WORK ORDER — A word-for-word transcript of the closing lines is required: from the one with "Let S = -24" through the final line of the data.

##### SOURCE DATA #####

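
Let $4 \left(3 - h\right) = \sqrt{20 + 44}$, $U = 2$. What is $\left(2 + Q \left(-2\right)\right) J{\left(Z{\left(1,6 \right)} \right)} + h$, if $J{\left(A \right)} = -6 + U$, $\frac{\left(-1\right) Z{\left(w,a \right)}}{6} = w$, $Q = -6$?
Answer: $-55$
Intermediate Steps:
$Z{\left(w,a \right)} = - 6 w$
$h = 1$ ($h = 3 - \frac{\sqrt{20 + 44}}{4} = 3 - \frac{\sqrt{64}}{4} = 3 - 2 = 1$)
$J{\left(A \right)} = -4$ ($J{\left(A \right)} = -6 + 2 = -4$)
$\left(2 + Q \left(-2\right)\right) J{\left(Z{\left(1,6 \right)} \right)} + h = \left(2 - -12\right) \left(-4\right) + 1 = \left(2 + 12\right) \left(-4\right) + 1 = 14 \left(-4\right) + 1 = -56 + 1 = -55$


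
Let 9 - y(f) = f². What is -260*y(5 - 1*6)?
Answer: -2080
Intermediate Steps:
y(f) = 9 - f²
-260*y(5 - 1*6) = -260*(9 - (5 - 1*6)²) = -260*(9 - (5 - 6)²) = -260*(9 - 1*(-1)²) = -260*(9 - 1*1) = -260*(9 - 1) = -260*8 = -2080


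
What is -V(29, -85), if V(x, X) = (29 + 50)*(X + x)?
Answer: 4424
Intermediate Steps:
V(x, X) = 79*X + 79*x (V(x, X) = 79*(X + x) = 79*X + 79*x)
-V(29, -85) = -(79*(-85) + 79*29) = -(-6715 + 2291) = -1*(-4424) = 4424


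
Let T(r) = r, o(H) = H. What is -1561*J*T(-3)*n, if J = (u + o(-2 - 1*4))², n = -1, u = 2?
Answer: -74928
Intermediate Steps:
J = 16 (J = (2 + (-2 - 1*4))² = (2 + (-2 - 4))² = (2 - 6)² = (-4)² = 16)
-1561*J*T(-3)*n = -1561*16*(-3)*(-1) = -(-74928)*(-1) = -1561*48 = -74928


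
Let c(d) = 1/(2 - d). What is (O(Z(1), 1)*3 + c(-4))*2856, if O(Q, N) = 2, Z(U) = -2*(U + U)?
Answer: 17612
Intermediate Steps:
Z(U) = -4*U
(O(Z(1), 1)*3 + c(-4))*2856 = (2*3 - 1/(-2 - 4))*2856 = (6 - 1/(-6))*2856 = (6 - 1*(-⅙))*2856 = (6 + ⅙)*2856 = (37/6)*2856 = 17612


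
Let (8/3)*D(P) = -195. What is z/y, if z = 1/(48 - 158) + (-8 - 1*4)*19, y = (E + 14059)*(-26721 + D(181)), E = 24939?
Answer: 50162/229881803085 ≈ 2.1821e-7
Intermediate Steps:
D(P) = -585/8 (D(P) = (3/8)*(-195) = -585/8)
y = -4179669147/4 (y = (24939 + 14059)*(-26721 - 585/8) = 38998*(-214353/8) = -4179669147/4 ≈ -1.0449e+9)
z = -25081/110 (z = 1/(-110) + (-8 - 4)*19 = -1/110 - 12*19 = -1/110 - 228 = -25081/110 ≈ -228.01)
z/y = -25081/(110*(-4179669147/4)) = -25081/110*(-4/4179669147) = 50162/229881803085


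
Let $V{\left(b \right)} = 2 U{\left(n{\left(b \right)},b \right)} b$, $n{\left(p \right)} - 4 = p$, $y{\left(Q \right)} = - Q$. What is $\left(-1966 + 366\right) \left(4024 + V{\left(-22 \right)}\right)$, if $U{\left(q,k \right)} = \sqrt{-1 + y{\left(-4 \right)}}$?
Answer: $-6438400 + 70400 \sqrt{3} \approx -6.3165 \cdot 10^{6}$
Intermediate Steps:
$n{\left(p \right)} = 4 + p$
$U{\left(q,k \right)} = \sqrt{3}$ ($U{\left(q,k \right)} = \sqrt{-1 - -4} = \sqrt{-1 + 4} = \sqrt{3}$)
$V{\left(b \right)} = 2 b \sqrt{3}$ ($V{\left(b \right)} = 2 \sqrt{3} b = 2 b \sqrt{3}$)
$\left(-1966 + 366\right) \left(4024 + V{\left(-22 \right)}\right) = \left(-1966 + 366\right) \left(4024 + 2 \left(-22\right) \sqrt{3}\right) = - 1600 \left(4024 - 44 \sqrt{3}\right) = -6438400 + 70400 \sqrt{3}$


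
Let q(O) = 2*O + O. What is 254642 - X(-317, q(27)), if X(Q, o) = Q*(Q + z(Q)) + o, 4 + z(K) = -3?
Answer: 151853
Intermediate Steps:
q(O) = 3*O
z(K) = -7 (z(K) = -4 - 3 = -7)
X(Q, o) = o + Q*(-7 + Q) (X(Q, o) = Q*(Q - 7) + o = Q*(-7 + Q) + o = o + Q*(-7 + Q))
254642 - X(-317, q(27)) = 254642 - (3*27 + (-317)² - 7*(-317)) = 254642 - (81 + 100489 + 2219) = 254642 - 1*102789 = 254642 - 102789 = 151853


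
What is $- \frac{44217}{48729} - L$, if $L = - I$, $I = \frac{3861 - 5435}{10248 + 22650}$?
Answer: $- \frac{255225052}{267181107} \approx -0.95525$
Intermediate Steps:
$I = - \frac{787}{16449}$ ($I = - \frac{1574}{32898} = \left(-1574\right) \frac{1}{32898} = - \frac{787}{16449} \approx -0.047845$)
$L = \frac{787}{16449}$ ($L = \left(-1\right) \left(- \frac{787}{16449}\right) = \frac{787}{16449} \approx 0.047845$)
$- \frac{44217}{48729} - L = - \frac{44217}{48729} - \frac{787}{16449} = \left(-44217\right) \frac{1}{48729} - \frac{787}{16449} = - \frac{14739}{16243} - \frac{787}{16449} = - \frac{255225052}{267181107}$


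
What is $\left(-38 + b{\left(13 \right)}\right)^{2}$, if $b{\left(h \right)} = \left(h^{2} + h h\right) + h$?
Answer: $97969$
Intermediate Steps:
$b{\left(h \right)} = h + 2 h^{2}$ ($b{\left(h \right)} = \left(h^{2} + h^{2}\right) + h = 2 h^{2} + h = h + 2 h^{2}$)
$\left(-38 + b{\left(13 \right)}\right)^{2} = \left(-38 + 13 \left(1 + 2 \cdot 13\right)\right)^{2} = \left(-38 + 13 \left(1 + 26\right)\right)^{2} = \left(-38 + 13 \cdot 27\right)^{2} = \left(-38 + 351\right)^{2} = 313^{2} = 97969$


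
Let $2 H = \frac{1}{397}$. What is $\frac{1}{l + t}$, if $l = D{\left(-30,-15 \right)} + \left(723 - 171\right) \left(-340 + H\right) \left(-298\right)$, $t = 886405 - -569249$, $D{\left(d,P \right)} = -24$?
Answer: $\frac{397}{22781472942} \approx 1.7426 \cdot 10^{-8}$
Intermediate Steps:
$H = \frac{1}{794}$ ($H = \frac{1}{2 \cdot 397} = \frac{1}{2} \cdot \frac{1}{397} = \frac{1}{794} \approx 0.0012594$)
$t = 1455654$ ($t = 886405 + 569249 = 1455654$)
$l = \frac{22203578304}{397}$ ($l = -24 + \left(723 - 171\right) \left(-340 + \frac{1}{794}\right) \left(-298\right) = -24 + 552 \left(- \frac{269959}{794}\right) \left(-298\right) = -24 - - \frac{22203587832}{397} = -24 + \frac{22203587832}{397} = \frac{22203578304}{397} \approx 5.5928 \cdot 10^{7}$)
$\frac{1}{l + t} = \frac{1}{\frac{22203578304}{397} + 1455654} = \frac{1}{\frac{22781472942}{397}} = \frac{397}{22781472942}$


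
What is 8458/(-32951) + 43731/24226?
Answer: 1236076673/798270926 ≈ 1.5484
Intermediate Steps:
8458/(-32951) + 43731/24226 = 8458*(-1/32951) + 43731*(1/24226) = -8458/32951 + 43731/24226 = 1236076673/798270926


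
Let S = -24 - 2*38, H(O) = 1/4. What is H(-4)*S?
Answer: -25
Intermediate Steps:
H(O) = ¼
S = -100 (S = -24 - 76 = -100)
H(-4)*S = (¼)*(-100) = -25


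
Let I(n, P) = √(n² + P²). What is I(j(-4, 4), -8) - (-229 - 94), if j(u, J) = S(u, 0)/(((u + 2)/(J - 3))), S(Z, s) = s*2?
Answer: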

#####

RESULT BELOW —
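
Let S = -24 - 2*38, H(O) = 1/4. What is H(-4)*S?
Answer: -25
Intermediate Steps:
H(O) = ¼
S = -100 (S = -24 - 76 = -100)
H(-4)*S = (¼)*(-100) = -25


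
Let I(n, P) = √(n² + P²). What is I(j(-4, 4), -8) - (-229 - 94), if j(u, J) = S(u, 0)/(((u + 2)/(J - 3))), S(Z, s) = s*2?
Answer: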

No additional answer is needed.